▸ **What this task involves**:
Please write out exactly the lines of the data below from the line holding "for 1/2 <= t < 2" through the line holding "at s = 9/4, s", and leave out the rest.
**** Supplied data ****
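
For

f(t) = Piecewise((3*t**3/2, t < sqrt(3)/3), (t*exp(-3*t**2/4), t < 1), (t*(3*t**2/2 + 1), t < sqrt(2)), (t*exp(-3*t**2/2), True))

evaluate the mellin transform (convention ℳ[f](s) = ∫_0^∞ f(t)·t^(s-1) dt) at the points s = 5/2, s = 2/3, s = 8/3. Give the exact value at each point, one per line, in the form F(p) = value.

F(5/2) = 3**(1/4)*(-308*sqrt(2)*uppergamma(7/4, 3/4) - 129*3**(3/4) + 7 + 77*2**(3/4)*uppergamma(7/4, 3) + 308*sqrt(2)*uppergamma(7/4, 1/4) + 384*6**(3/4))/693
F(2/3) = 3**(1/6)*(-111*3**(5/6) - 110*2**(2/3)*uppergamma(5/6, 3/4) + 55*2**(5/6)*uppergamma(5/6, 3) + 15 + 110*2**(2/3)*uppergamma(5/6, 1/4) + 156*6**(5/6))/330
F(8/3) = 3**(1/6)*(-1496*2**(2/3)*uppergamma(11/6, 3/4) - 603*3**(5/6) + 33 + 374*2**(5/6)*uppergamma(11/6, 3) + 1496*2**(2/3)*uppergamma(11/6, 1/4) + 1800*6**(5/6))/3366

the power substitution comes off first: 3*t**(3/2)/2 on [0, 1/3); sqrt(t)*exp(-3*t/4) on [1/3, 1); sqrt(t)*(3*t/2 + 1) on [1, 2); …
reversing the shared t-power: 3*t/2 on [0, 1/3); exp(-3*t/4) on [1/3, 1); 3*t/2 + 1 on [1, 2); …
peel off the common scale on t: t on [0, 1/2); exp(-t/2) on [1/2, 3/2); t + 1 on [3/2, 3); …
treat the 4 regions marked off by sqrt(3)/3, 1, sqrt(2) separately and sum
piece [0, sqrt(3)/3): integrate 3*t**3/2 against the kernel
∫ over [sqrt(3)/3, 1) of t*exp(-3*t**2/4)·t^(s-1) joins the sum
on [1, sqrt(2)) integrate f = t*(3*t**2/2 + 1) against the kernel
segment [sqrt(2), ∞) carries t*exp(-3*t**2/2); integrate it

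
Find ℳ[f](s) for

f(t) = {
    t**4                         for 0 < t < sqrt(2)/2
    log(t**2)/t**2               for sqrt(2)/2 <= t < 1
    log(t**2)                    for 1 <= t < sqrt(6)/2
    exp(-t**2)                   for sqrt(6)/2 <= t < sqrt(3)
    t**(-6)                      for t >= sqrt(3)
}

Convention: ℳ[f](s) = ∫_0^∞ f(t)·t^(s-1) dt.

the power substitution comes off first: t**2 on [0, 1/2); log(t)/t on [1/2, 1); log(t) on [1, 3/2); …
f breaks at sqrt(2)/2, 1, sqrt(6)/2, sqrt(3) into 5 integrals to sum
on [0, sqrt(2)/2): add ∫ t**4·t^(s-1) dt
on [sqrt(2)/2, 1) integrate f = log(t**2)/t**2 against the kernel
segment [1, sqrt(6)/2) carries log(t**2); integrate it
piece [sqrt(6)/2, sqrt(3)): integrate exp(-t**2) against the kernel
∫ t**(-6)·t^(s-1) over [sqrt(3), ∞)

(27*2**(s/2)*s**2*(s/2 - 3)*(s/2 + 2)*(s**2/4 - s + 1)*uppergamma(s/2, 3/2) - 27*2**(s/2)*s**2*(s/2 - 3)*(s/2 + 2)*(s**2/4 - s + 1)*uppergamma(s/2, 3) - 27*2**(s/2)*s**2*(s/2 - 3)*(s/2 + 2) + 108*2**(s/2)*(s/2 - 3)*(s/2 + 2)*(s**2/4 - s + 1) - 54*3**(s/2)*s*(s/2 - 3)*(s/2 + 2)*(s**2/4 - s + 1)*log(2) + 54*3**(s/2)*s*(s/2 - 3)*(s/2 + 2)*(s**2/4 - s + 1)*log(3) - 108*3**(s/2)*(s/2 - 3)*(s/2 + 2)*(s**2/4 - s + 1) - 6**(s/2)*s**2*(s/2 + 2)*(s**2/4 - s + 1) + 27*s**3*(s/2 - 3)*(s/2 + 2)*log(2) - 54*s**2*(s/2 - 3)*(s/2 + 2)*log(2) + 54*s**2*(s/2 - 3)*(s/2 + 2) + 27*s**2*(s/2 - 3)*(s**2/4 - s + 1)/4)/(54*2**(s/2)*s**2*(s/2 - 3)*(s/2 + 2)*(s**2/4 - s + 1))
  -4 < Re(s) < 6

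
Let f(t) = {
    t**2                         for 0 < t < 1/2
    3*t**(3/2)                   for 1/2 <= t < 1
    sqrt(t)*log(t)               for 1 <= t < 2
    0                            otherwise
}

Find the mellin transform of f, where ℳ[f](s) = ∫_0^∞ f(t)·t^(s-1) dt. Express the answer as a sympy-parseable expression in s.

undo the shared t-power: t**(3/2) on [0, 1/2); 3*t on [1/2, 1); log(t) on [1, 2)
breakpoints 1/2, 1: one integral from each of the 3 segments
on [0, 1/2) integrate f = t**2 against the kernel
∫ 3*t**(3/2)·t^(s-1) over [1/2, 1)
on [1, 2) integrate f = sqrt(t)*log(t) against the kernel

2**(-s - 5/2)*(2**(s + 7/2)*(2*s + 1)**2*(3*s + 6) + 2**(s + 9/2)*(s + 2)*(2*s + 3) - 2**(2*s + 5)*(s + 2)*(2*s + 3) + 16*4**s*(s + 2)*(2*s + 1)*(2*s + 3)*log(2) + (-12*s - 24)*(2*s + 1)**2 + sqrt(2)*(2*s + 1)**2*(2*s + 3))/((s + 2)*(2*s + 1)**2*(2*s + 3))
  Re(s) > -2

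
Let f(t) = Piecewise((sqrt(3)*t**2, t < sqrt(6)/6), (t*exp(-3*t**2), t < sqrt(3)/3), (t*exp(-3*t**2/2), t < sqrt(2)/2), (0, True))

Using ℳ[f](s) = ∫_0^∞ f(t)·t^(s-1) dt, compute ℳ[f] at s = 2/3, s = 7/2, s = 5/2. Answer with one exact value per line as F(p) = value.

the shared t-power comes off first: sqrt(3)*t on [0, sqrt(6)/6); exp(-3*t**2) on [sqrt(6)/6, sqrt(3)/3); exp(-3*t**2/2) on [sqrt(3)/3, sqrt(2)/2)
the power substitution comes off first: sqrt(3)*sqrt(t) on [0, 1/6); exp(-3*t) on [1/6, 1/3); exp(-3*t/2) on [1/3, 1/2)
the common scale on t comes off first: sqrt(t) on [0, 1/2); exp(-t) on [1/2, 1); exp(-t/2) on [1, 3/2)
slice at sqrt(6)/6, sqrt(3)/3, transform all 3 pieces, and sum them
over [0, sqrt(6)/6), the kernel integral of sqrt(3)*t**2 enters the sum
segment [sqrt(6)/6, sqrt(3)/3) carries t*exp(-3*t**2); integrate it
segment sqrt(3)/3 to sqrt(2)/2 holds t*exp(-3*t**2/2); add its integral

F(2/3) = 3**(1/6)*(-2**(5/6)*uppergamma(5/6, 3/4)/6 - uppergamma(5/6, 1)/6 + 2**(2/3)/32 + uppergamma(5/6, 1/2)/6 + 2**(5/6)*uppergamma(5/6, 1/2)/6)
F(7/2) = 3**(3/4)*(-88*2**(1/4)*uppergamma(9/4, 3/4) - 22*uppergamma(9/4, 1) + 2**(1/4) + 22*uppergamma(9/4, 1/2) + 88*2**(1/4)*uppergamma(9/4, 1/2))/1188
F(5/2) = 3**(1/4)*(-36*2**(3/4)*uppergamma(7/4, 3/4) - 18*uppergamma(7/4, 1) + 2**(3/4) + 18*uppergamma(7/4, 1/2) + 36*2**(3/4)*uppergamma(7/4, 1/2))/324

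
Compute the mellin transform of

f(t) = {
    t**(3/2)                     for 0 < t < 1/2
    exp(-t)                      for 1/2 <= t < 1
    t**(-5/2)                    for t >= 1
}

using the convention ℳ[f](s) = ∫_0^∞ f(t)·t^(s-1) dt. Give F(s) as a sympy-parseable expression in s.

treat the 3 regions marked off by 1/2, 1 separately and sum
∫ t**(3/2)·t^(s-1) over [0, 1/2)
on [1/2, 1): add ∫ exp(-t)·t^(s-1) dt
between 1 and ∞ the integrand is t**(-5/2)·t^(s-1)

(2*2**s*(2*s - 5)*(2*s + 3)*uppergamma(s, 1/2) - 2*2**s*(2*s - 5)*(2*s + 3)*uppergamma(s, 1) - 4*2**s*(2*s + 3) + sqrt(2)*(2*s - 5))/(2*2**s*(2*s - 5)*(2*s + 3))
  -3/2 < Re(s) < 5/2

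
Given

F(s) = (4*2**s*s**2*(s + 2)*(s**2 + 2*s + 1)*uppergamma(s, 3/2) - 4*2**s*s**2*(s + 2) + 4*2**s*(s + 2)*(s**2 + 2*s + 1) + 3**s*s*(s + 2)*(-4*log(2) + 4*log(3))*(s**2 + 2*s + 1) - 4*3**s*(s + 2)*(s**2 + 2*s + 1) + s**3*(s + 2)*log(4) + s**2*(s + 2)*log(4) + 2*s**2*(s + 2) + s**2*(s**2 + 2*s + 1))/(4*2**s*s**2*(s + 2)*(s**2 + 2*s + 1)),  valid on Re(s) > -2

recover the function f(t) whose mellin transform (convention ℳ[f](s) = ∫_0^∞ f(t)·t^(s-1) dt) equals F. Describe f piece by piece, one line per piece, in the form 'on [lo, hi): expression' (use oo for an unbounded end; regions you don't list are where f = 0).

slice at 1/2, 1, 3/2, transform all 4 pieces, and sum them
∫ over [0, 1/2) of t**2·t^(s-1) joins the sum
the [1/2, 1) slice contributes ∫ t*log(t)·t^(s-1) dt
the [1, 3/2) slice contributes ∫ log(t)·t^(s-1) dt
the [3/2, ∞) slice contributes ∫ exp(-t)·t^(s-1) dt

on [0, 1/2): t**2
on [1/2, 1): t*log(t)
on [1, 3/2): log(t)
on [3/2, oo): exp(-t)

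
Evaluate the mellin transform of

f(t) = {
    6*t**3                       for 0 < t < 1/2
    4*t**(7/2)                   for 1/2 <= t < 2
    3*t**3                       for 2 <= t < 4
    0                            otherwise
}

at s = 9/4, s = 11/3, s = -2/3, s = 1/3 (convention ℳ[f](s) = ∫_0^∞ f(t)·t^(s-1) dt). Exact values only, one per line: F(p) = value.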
****
**** Supplied data ****
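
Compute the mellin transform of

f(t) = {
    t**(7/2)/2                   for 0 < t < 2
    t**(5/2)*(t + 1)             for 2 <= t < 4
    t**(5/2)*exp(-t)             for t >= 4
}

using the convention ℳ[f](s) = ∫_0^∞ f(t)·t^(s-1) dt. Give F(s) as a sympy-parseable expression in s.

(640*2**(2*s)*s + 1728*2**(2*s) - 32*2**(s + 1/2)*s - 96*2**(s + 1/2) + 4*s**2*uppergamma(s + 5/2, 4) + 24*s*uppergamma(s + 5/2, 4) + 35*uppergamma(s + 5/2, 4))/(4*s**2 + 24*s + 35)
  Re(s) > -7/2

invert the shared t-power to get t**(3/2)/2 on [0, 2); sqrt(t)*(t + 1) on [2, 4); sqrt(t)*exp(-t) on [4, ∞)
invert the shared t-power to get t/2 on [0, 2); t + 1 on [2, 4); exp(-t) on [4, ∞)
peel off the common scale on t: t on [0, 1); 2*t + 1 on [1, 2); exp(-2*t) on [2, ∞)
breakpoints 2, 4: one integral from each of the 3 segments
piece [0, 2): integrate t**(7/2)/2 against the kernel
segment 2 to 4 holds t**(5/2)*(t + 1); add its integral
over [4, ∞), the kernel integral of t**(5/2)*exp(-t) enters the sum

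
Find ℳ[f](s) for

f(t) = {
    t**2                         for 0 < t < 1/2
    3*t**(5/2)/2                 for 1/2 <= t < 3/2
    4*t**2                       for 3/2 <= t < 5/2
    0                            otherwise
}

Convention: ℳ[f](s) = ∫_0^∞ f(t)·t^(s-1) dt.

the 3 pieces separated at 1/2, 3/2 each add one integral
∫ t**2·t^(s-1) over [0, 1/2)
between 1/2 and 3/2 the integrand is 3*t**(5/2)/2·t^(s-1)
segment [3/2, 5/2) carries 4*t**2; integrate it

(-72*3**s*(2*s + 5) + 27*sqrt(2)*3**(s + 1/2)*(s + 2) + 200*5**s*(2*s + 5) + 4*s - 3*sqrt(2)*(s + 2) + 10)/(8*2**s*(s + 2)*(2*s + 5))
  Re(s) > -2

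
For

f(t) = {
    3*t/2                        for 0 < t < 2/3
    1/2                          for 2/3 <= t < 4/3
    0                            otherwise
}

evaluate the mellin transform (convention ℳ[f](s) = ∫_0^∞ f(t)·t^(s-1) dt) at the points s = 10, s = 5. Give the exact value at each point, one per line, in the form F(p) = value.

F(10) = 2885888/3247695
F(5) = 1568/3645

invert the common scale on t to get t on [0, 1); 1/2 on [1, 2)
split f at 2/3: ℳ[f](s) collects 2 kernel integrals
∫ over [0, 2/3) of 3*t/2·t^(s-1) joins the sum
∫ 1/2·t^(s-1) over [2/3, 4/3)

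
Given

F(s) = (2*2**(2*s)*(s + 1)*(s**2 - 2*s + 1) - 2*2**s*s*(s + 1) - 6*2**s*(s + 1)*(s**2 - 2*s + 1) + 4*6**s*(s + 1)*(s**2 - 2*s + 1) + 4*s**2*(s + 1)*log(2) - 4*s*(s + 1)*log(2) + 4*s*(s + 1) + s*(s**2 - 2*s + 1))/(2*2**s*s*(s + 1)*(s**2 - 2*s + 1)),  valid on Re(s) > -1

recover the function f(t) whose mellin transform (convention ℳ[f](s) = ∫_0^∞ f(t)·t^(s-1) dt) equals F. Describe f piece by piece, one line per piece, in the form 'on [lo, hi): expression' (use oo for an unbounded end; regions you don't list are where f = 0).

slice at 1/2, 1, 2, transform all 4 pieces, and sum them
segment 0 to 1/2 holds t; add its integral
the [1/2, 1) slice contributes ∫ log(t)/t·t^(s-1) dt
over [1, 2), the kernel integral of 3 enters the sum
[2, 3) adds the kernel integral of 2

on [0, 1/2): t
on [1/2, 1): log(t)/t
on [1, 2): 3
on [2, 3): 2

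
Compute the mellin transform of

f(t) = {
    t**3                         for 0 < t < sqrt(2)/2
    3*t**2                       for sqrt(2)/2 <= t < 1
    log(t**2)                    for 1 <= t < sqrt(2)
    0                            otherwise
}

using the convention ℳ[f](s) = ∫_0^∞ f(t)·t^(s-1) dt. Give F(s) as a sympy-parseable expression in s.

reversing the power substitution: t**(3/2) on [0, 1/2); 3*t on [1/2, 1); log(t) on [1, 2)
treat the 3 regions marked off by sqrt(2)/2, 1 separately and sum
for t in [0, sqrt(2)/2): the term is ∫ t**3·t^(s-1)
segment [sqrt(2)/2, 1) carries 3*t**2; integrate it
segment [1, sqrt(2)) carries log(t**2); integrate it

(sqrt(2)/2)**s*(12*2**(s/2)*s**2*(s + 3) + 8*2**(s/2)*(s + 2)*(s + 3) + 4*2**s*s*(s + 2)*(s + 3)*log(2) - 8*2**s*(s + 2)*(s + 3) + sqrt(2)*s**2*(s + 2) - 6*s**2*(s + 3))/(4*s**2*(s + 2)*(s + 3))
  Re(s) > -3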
****
**** Supplied data ****
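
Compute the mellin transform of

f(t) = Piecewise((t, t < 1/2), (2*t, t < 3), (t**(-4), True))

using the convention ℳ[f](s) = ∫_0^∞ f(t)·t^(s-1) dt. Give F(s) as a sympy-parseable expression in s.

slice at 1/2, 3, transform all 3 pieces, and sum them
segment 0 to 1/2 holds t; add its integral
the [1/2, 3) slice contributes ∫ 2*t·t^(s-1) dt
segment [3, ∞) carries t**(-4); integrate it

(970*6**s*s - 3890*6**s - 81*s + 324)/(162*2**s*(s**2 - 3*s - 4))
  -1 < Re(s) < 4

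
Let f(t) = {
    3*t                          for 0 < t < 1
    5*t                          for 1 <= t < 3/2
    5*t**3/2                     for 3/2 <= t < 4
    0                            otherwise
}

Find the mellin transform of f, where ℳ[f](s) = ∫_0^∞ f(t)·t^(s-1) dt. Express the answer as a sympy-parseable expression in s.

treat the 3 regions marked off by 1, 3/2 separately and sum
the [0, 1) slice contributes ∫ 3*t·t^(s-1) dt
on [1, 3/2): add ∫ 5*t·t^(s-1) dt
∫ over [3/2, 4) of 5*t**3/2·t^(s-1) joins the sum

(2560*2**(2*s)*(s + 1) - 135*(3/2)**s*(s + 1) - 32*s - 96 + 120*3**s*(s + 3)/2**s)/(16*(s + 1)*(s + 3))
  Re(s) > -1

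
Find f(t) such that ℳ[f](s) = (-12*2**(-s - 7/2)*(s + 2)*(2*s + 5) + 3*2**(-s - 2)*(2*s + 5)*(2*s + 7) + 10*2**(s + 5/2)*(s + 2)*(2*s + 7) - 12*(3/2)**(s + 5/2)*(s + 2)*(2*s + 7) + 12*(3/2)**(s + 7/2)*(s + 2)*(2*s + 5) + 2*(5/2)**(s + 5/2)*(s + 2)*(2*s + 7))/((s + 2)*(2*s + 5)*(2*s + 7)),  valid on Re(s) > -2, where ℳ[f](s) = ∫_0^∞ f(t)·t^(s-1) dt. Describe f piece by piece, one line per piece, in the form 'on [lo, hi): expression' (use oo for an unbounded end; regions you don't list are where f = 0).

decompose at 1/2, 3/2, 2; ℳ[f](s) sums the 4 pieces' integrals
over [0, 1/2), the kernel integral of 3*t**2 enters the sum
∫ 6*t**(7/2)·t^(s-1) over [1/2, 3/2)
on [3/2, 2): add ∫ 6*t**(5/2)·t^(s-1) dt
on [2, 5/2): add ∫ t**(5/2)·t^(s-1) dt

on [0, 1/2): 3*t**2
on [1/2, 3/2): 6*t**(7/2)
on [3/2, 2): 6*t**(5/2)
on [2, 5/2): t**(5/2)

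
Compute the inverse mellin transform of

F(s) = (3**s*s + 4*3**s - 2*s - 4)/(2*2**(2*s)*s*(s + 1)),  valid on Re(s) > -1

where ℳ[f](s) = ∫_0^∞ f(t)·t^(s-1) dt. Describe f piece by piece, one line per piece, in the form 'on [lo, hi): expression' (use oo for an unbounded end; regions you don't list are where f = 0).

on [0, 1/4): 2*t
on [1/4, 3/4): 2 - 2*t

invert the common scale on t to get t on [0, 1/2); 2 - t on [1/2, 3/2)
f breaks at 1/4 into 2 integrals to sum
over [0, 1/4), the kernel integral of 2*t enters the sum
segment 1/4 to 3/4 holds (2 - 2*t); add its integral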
****
▸ **Solution for this problem**:
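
    4*t**(7/2)                   for 1/2 <= t < 2
    3*t**3                       for 2 <= t < 4
    0                            otherwise
}

at s = 9/4, s = 11/3, s = -2/3, s = 1/3 (convention ℳ[f](s) = ∫_0^∞ f(t)·t^(s-1) dt). Exact values only, one per line: F(p) = value.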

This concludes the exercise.